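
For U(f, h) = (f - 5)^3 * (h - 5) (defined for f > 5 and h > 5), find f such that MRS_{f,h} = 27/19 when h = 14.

f = 24

MU_f = 3·(f−5)^2·(h−5), MU_h = (f−5)^3.
MRS = (3/1)·(h−5)/(f−5).
Substitute h = 14: MRS = 27/(f − 5). Setting this equal to 27/19 gives f − 5 = 27/(27/19) = 19, so f = 24.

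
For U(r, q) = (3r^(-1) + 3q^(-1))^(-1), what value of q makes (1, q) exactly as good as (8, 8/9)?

q = 4

U depends on (r, q) only through S = 3r^(-1) + 3q^(-1), so equal utility means equal S. At (8, 8/9): S = 3.75.
With r = 1: 3·1^(-1) = 3, so 3q^(-1) = 3.75 − 3 = 0.75, i.e. q^(-1) = 0.25.
Hence q = 1/0.25 = 4.
Check: U(1, 4) = 0.2667.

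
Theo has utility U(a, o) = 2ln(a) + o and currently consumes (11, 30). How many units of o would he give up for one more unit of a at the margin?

MU_a = 2/a, MU_o = 1.
MRS = 2/a ÷ 1.
At (11, 30): MRS = 2/11.
So at (11, 30) the consumer would give up 2/11 units of o for one more unit of a.

MRS = 2/11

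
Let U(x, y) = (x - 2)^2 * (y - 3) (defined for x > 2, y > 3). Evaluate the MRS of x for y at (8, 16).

MRS = 13/3

MU_x = 2·(x−2)·(y−3), MU_y = (x−2)^2.
MRS = (2/1)·(y−3)/(x−2).
At (8, 16): MRS = 13/3.
So at (8, 16) the consumer would give up 13/3 units of y for one more unit of x.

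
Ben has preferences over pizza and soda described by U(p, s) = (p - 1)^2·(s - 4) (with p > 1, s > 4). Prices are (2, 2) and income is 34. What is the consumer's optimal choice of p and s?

MU_p = 2·(p−1)·(s−4), MU_s = (p−1)^2.
MRS = (2/1)·(s−4)/(p−1).
Tangency: set MRS = p_p/p_s = 2/2 = 1.
So (2/1)·(s − 4)/(p − 1) = 1, i.e. (s − 4) = 0.5·(p − 1).
Rewrite the budget in excess-of-subsistence terms: 2·(p − 1) + 2·(s − 4) = 34 − 2·1 − 2·4 = 24.
Substituting, 3·(p − 1) = 24, so p − 1 = 8 and p* = 9.
Then s − 4 = 0.5·8 = 4, so s* = 8.

p* = 9, s* = 8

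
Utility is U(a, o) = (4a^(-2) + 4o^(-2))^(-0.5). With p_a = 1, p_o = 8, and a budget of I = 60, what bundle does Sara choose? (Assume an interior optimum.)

For CES with ρ = -2, MRS = (o/a)^3.
Tangency: set MRS = p_a/p_o = 1/8 = 0.125.
So (o/a)^3 = 0.125; taking the cube root, o/a = 0.5, i.e. o = 0.5·a.
Substitute into the budget 1·a + 8·o = 60: 5·a = 60, so a* = 12 and o* = 0.5·12 = 6.

a* = 12, o* = 6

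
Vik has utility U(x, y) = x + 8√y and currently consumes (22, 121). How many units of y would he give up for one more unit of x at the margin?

MRS = 2.75

MU_x = 1, MU_y = 8/(2√y).
MRS = 1 ÷ (8/(2√y)).
At (22, 121): MRS = 2.75.
So at (22, 121) the consumer would give up 2.75 units of y for one more unit of x.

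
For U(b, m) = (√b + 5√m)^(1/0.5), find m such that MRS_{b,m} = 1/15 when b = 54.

m = 6

For CES with ρ = 0.5, MRS = (1/5)·√(m/b).
Setting (1/5)·√(m/54) = 1/15 gives √(m/54) = 1/3, so m/54 = 1/9 and m = 6.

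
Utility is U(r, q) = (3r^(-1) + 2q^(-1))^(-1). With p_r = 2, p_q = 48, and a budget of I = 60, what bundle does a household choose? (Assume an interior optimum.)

For CES with ρ = -1, MRS = (3/2)·(q/r)^2.
Tangency: set MRS = p_r/p_q = 2/48 = 1/24.
So (q/r)^2 = 1/36; taking the square root, q/r = 1/6, i.e. q = (1/6)·r.
Substitute into the budget 2·r + 48·q = 60: 10·r = 60, so r* = 6 and q* = (1/6)·6 = 1.

r* = 6, q* = 1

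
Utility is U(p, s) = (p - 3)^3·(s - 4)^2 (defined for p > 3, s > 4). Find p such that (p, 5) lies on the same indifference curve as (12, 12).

U(12, 12) = 46656.
Set U(p, 5) = 46656 and solve.
With s = 5: (5 − 4)^2 = 1, so (p − 3)^3 = 46656/1 = 46656.
Taking the cube root (with p > 3): p − 3 = 36, so p = 39.
Check: U(39, 5) = 46656.

p = 39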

WORK REQUEST: Without altering a single character, write out every record above.

RESPONSE TO THIS EXERCISE:
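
For U(f, h) = (f - 5)^3 * (h - 5) (defined for f > 5 and h > 5), find f such that MRS_{f,h} = 27/19 when h = 14.

f = 24

MU_f = 3·(f−5)^2·(h−5), MU_h = (f−5)^3.
MRS = (3/1)·(h−5)/(f−5).
Substitute h = 14: MRS = 27/(f − 5). Setting this equal to 27/19 gives f − 5 = 27/(27/19) = 19, so f = 24.

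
For U(r, q) = (3r^(-1) + 3q^(-1))^(-1), what value of q makes (1, q) exactly as good as (8, 8/9)?

q = 4

U depends on (r, q) only through S = 3r^(-1) + 3q^(-1), so equal utility means equal S. At (8, 8/9): S = 3.75.
With r = 1: 3·1^(-1) = 3, so 3q^(-1) = 3.75 − 3 = 0.75, i.e. q^(-1) = 0.25.
Hence q = 1/0.25 = 4.
Check: U(1, 4) = 0.2667.

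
Theo has utility U(a, o) = 2ln(a) + o and currently consumes (11, 30). How many units of o would he give up for one more unit of a at the margin?

MU_a = 2/a, MU_o = 1.
MRS = 2/a ÷ 1.
At (11, 30): MRS = 2/11.
So at (11, 30) the consumer would give up 2/11 units of o for one more unit of a.

MRS = 2/11

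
Let U(x, y) = (x - 2)^2 * (y - 3) (defined for x > 2, y > 3). Evaluate the MRS of x for y at (8, 16).

MRS = 13/3

MU_x = 2·(x−2)·(y−3), MU_y = (x−2)^2.
MRS = (2/1)·(y−3)/(x−2).
At (8, 16): MRS = 13/3.
So at (8, 16) the consumer would give up 13/3 units of y for one more unit of x.

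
Ben has preferences over pizza and soda described by U(p, s) = (p - 1)^2·(s - 4) (with p > 1, s > 4). Prices are (2, 2) and income is 34. What is the consumer's optimal choice of p and s?

MU_p = 2·(p−1)·(s−4), MU_s = (p−1)^2.
MRS = (2/1)·(s−4)/(p−1).
Tangency: set MRS = p_p/p_s = 2/2 = 1.
So (2/1)·(s − 4)/(p − 1) = 1, i.e. (s − 4) = 0.5·(p − 1).
Rewrite the budget in excess-of-subsistence terms: 2·(p − 1) + 2·(s − 4) = 34 − 2·1 − 2·4 = 24.
Substituting, 3·(p − 1) = 24, so p − 1 = 8 and p* = 9.
Then s − 4 = 0.5·8 = 4, so s* = 8.

p* = 9, s* = 8

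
Utility is U(a, o) = (4a^(-2) + 4o^(-2))^(-0.5). With p_a = 1, p_o = 8, and a budget of I = 60, what bundle does Sara choose? (Assume an interior optimum.)

For CES with ρ = -2, MRS = (o/a)^3.
Tangency: set MRS = p_a/p_o = 1/8 = 0.125.
So (o/a)^3 = 0.125; taking the cube root, o/a = 0.5, i.e. o = 0.5·a.
Substitute into the budget 1·a + 8·o = 60: 5·a = 60, so a* = 12 and o* = 0.5·12 = 6.

a* = 12, o* = 6

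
Vik has utility U(x, y) = x + 8√y and currently consumes (22, 121). How many units of y would he give up for one more unit of x at the margin?

MRS = 2.75

MU_x = 1, MU_y = 8/(2√y).
MRS = 1 ÷ (8/(2√y)).
At (22, 121): MRS = 2.75.
So at (22, 121) the consumer would give up 2.75 units of y for one more unit of x.

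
For U(b, m) = (√b + 5√m)^(1/0.5), find m such that MRS_{b,m} = 1/15 when b = 54.

m = 6

For CES with ρ = 0.5, MRS = (1/5)·√(m/b).
Setting (1/5)·√(m/54) = 1/15 gives √(m/54) = 1/3, so m/54 = 1/9 and m = 6.

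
Utility is U(r, q) = (3r^(-1) + 2q^(-1))^(-1). With p_r = 2, p_q = 48, and a budget of I = 60, what bundle does a household choose? (Assume an interior optimum.)

For CES with ρ = -1, MRS = (3/2)·(q/r)^2.
Tangency: set MRS = p_r/p_q = 2/48 = 1/24.
So (q/r)^2 = 1/36; taking the square root, q/r = 1/6, i.e. q = (1/6)·r.
Substitute into the budget 2·r + 48·q = 60: 10·r = 60, so r* = 6 and q* = (1/6)·6 = 1.

r* = 6, q* = 1

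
Utility is U(p, s) = (p - 3)^3·(s - 4)^2 (defined for p > 3, s > 4). Find p such that (p, 5) lies on the same indifference curve as (12, 12).

U(12, 12) = 46656.
Set U(p, 5) = 46656 and solve.
With s = 5: (5 − 4)^2 = 1, so (p − 3)^3 = 46656/1 = 46656.
Taking the cube root (with p > 3): p − 3 = 36, so p = 39.
Check: U(39, 5) = 46656.

p = 39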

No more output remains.